» TO DO:
The answer must consist of every line in the data below that holds the word "death".

» RECORD EXCERPTS:
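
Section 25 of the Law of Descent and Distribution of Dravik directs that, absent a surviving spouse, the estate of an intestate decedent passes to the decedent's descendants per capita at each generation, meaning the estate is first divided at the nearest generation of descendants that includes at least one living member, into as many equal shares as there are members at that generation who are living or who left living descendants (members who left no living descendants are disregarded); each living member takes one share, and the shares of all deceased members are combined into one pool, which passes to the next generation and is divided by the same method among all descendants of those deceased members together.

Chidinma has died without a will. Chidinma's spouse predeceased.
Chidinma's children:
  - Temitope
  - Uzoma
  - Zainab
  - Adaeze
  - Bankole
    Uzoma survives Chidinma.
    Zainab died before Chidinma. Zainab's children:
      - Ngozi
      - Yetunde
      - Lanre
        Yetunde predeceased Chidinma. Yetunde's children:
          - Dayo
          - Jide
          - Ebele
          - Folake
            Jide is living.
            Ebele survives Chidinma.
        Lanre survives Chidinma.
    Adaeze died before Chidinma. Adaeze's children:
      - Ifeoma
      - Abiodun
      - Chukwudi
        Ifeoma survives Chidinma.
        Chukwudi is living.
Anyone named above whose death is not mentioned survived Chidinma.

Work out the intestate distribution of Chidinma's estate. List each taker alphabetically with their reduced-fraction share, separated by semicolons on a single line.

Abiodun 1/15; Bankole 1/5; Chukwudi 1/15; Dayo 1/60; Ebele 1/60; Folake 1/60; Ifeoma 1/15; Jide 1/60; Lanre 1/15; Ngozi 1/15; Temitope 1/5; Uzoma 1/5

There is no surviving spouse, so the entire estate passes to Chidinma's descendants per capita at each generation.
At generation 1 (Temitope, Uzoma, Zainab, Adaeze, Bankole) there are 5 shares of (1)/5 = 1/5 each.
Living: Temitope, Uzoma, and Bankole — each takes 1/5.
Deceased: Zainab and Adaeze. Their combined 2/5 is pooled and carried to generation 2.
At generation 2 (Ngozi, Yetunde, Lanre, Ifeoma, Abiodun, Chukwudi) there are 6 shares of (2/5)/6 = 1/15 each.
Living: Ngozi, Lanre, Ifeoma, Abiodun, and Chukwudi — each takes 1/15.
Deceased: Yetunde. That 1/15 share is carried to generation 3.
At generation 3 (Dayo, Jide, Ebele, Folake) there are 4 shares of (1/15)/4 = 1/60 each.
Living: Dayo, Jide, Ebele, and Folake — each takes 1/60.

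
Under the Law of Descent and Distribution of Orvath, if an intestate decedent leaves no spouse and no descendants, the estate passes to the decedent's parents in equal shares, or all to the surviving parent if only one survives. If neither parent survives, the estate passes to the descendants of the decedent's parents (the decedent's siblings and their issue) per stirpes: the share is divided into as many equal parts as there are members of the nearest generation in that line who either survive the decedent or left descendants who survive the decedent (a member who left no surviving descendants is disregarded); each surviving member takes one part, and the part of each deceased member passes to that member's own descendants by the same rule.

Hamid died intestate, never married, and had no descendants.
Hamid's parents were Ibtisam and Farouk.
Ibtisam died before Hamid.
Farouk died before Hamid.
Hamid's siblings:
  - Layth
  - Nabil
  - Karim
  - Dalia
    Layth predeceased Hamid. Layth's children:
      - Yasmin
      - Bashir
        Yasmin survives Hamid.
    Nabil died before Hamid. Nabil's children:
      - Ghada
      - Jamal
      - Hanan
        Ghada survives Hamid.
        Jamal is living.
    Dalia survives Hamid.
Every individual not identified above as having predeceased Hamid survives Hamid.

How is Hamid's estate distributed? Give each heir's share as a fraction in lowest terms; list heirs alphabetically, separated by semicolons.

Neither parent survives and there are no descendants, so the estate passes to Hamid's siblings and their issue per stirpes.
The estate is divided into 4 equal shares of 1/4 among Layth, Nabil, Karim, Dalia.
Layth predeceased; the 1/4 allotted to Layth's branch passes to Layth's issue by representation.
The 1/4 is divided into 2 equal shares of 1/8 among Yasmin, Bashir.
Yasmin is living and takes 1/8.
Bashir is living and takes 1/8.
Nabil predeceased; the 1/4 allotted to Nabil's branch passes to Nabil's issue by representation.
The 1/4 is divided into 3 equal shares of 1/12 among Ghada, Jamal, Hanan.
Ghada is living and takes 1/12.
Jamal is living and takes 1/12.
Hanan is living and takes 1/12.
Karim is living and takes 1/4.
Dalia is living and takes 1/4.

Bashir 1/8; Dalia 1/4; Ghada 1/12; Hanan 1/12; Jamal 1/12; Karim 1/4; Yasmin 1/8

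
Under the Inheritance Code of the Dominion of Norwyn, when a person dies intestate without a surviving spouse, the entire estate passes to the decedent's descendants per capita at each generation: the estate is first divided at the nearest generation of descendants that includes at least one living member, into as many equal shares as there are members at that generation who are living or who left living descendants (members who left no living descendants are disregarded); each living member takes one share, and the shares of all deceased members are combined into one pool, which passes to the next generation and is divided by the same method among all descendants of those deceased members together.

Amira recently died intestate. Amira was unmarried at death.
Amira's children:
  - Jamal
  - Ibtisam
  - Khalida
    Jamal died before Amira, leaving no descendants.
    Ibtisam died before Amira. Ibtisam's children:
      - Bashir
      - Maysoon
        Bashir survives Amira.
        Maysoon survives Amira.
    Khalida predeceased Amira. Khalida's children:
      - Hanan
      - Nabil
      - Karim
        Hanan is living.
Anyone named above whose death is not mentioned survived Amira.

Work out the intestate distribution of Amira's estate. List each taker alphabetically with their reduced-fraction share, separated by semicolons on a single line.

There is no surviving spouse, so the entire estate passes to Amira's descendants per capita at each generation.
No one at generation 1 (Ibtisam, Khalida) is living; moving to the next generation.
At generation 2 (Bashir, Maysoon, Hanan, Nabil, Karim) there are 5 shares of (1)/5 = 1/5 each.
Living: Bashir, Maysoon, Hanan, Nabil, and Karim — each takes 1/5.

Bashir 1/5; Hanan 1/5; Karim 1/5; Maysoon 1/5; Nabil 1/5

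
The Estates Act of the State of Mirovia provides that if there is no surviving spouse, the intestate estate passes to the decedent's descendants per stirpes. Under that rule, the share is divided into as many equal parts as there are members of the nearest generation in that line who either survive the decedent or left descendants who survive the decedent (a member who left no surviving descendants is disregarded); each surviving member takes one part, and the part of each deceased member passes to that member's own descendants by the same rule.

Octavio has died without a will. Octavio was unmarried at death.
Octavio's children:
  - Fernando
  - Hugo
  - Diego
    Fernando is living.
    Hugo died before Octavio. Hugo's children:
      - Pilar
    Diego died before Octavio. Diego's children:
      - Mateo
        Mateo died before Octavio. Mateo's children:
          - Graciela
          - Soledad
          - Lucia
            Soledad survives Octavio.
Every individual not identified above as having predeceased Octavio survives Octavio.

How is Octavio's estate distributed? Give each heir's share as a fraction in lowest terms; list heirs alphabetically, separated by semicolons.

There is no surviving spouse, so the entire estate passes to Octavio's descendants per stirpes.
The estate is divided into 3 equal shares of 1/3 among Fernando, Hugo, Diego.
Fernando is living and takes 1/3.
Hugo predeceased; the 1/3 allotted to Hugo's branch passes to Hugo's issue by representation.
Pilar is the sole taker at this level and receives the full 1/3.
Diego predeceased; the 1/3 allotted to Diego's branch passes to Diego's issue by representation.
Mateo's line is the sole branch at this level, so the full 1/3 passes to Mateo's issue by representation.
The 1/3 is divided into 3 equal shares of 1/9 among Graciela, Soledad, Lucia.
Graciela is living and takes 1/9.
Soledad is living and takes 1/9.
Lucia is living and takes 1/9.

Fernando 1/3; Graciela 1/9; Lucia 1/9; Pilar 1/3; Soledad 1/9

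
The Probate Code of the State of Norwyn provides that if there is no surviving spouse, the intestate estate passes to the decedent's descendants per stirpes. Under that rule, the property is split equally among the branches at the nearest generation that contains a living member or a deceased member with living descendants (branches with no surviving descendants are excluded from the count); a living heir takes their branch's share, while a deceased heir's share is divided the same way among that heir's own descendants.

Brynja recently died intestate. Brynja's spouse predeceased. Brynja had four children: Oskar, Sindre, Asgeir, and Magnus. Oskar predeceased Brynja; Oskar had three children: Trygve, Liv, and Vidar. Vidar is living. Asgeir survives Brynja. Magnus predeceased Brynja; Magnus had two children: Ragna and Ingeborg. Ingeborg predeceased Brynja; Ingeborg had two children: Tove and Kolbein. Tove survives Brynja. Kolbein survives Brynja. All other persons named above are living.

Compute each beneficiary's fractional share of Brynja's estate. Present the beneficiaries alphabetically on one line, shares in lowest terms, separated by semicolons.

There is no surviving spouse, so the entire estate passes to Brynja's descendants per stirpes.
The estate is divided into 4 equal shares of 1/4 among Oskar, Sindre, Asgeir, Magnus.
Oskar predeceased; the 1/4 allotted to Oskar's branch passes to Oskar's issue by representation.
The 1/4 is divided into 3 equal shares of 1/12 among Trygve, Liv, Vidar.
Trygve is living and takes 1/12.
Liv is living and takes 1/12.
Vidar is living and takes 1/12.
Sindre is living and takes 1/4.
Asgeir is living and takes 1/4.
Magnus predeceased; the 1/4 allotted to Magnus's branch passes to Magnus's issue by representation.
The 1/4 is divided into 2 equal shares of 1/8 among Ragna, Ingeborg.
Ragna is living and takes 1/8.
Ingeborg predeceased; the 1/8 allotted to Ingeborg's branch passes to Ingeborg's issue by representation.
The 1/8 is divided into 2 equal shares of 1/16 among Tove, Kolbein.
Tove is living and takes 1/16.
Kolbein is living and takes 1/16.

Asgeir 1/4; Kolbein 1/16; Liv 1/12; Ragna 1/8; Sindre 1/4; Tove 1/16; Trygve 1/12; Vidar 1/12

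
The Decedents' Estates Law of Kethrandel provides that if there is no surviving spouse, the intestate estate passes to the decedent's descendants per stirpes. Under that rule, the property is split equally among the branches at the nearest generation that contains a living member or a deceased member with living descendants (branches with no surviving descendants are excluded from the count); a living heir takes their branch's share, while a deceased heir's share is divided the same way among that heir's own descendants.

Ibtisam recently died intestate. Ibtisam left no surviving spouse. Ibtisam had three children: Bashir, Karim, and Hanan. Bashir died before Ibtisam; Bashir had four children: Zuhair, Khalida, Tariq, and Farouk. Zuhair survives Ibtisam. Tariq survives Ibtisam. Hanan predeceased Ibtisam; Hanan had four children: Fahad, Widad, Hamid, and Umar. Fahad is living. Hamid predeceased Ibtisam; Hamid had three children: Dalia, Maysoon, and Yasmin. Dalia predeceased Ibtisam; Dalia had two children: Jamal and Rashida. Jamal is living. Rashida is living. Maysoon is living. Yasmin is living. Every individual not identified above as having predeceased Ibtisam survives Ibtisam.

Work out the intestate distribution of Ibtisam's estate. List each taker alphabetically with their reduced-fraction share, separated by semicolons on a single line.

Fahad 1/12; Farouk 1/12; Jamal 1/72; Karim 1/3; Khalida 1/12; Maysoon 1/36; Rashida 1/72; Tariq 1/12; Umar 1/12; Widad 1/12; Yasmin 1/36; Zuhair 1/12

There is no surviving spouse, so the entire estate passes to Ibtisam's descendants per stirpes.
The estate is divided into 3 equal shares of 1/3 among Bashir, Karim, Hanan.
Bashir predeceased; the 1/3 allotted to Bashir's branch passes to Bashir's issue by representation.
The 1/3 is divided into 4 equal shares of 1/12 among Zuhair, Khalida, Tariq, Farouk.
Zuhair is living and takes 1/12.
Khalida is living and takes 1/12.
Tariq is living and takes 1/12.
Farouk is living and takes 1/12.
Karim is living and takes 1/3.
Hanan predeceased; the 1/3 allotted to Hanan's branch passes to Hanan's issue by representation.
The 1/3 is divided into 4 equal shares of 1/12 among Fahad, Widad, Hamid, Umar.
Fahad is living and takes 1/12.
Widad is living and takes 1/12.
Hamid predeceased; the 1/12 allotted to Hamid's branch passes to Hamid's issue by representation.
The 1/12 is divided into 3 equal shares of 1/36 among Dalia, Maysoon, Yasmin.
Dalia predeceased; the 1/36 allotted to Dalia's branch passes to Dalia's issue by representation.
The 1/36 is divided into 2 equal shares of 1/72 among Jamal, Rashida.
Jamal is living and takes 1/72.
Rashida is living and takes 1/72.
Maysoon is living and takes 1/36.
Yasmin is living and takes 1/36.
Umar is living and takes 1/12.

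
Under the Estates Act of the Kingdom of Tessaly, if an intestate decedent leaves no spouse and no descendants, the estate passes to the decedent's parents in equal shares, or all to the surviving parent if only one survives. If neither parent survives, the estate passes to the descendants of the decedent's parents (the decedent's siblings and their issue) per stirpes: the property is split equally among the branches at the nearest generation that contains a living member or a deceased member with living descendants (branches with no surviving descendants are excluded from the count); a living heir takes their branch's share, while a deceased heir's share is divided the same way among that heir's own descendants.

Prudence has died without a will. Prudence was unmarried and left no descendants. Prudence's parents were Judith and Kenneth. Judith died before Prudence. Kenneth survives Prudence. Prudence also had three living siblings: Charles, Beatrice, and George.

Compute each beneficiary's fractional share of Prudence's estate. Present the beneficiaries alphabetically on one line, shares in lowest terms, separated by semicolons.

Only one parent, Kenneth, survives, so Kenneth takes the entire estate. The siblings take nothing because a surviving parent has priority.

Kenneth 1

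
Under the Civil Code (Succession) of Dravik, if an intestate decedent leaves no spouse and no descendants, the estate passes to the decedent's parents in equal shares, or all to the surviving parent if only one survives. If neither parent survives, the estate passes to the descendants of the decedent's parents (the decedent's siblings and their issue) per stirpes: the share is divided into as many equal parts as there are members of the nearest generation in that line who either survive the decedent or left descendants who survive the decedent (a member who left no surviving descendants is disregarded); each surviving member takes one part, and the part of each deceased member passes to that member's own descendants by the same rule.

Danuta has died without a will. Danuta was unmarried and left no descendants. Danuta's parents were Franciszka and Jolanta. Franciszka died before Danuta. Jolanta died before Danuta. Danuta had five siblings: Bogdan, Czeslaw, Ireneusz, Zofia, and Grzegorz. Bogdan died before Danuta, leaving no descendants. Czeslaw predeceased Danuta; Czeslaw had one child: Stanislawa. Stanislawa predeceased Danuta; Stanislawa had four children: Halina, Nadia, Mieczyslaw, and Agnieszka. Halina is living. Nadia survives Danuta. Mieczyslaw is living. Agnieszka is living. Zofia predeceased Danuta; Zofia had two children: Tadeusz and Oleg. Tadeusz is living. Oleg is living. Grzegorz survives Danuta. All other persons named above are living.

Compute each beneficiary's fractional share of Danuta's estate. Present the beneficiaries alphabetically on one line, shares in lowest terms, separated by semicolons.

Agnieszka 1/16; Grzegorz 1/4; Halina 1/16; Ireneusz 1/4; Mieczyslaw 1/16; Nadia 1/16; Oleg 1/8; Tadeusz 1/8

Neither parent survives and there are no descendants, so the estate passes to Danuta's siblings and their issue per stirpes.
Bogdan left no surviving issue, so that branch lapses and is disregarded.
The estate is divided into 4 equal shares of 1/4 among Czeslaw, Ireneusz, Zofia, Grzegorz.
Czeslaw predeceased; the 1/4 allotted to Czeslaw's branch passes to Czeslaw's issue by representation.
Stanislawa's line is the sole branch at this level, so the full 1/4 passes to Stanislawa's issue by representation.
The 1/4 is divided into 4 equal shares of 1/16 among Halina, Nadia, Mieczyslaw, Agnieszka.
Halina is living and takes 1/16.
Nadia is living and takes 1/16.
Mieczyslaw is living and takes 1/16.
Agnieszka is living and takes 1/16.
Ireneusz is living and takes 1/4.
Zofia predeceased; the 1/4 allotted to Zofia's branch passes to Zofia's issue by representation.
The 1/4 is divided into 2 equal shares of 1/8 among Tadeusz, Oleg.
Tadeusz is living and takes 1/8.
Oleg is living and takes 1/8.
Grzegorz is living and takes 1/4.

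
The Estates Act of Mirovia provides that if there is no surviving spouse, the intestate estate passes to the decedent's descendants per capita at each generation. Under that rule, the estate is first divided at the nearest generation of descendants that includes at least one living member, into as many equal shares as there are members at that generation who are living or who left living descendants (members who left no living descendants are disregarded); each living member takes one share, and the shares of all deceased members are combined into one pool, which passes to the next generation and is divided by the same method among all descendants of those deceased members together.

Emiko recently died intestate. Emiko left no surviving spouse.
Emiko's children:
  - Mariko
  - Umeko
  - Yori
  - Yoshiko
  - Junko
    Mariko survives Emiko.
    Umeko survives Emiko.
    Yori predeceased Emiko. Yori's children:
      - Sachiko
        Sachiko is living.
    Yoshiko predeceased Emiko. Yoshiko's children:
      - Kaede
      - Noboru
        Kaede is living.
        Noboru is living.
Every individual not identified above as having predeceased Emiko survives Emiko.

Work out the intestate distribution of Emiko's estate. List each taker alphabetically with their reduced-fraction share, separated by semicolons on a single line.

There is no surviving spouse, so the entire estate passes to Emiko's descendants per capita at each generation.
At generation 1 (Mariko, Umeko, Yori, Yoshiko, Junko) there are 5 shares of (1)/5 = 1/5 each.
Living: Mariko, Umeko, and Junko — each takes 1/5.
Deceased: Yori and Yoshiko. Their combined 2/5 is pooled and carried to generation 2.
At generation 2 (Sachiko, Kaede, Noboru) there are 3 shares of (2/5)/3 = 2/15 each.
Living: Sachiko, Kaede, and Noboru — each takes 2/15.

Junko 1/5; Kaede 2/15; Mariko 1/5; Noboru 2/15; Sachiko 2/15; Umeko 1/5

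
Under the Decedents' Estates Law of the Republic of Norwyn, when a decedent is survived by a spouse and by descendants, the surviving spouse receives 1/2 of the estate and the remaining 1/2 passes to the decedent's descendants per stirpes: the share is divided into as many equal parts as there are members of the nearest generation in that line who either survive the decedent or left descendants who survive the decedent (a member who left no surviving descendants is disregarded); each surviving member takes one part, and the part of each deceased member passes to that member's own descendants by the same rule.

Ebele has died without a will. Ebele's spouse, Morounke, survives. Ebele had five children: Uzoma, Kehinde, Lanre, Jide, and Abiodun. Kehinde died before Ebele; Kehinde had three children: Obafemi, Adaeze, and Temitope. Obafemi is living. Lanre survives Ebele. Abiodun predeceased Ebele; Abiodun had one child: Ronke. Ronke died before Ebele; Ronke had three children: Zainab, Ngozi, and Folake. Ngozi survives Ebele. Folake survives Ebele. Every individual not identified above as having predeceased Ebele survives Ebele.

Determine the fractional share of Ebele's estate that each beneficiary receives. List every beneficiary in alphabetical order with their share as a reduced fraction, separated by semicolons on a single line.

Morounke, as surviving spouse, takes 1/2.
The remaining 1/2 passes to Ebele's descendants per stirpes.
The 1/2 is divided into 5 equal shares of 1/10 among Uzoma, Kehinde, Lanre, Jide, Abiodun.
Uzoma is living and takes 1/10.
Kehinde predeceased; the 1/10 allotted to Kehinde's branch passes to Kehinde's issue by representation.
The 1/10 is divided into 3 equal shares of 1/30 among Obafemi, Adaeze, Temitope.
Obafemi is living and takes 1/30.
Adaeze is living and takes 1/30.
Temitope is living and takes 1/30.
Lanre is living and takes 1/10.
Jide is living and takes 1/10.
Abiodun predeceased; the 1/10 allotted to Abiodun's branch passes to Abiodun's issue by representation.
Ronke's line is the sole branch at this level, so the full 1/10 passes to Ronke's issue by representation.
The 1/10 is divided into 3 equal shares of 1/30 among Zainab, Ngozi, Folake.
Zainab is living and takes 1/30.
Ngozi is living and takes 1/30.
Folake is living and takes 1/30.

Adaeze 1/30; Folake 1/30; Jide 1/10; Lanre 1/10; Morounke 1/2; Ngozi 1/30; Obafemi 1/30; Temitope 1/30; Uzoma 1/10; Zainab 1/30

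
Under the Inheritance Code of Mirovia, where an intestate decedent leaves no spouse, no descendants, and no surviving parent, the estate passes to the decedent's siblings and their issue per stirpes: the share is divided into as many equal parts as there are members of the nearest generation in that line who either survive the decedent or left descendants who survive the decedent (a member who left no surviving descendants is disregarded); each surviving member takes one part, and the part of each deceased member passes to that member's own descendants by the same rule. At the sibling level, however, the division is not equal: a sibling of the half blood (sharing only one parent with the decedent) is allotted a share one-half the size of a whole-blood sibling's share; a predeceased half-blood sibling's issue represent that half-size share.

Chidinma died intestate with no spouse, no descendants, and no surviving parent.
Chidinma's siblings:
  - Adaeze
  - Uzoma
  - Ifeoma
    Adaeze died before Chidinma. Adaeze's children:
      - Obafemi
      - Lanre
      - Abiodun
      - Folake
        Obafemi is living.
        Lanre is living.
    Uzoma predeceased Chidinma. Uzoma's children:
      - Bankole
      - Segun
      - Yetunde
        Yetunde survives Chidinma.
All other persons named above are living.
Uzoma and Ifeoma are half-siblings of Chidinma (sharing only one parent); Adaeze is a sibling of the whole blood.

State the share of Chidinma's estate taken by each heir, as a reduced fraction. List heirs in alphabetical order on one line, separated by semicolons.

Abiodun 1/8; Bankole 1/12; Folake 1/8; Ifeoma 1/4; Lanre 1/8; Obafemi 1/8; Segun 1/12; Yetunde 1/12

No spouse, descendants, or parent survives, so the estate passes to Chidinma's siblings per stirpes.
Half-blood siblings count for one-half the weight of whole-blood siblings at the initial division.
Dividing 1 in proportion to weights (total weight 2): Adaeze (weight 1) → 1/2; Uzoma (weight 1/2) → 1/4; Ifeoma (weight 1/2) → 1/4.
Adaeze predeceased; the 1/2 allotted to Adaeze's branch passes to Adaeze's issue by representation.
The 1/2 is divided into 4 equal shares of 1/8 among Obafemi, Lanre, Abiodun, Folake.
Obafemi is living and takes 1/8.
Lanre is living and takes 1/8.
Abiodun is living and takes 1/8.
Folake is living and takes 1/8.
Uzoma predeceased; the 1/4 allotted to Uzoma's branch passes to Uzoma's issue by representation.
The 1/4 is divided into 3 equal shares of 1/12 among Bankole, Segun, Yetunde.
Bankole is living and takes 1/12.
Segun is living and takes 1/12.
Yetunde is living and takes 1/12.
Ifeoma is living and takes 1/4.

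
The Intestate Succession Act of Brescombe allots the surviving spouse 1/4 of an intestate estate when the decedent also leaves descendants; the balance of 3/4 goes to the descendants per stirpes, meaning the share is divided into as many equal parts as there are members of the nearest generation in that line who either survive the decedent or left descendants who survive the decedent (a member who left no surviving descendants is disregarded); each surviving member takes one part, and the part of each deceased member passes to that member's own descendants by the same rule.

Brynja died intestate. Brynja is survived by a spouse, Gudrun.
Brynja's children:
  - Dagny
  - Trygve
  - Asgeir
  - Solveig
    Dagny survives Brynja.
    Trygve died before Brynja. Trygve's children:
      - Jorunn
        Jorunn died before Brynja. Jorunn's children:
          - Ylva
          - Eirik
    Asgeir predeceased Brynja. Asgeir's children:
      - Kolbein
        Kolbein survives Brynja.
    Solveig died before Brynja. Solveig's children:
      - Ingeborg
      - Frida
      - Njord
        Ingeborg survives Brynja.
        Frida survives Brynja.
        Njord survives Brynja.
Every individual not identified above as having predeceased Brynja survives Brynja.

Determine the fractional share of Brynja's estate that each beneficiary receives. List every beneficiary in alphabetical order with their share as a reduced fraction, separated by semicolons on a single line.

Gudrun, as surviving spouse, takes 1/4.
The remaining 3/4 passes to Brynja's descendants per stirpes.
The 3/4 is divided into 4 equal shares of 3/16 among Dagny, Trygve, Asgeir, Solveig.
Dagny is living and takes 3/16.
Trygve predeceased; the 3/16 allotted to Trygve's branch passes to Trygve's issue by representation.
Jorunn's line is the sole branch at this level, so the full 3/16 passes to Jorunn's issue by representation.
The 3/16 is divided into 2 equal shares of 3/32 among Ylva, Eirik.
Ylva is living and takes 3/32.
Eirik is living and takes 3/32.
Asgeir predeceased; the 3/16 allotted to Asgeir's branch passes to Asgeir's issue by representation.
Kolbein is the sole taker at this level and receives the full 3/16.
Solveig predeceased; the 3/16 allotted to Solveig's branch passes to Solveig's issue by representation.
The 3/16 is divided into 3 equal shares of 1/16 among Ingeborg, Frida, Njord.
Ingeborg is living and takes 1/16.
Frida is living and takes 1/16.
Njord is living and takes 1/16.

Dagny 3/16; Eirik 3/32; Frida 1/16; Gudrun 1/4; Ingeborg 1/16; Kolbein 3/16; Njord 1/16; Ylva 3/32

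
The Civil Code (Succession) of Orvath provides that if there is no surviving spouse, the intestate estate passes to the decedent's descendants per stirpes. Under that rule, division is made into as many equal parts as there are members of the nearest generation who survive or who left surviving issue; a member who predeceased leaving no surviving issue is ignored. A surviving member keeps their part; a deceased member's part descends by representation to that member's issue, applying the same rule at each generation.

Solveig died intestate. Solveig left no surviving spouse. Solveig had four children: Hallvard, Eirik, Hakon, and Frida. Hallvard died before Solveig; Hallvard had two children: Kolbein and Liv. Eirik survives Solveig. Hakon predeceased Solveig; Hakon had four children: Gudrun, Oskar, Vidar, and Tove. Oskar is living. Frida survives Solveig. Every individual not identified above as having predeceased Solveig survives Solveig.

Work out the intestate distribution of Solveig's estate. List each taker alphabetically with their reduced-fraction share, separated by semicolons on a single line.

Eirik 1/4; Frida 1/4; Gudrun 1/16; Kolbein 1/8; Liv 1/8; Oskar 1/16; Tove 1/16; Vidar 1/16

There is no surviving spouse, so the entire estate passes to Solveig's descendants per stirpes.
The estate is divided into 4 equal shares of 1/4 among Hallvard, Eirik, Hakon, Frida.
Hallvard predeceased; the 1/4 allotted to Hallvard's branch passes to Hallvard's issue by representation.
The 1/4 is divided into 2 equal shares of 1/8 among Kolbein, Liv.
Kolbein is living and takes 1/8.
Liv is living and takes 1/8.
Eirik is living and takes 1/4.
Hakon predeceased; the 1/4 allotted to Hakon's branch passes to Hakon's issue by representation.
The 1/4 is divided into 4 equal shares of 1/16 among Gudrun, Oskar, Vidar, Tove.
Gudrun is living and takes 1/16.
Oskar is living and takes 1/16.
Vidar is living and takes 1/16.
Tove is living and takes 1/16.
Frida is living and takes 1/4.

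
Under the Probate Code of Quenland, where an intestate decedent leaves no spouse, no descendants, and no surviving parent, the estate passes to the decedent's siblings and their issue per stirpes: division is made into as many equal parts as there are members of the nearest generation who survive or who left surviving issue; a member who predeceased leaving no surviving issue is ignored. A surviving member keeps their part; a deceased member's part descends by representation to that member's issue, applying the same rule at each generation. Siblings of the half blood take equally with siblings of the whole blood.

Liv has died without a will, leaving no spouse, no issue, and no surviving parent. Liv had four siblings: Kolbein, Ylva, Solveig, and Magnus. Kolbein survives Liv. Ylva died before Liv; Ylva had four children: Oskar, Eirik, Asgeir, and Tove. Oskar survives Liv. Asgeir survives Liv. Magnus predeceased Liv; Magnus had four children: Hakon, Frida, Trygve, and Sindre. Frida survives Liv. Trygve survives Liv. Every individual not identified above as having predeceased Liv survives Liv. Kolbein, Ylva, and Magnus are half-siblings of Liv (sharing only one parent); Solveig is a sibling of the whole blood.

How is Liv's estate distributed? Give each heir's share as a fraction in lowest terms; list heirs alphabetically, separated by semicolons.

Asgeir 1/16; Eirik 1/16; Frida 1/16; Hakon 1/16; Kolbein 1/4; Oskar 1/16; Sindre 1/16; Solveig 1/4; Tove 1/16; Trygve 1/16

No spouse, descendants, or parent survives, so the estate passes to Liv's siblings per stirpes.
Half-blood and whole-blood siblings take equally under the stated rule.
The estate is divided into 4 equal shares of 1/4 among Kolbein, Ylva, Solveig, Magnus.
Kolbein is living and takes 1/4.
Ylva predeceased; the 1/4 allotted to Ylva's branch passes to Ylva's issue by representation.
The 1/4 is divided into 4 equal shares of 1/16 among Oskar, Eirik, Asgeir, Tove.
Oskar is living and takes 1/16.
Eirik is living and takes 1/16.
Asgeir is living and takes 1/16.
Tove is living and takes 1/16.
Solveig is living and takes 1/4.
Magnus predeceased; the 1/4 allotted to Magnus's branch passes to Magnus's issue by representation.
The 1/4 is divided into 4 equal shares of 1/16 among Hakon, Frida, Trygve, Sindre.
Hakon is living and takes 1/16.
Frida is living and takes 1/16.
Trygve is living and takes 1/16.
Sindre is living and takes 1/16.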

» WRITTEN SOLUTION:
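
Anyone named above whose death is not mentioned survived Chidinma.
Amira recently died intestate. Amira was unmarried at death.
Anyone named above whose death is not mentioned survived Amira.
Octavio has died without a will. Octavio was unmarried at death.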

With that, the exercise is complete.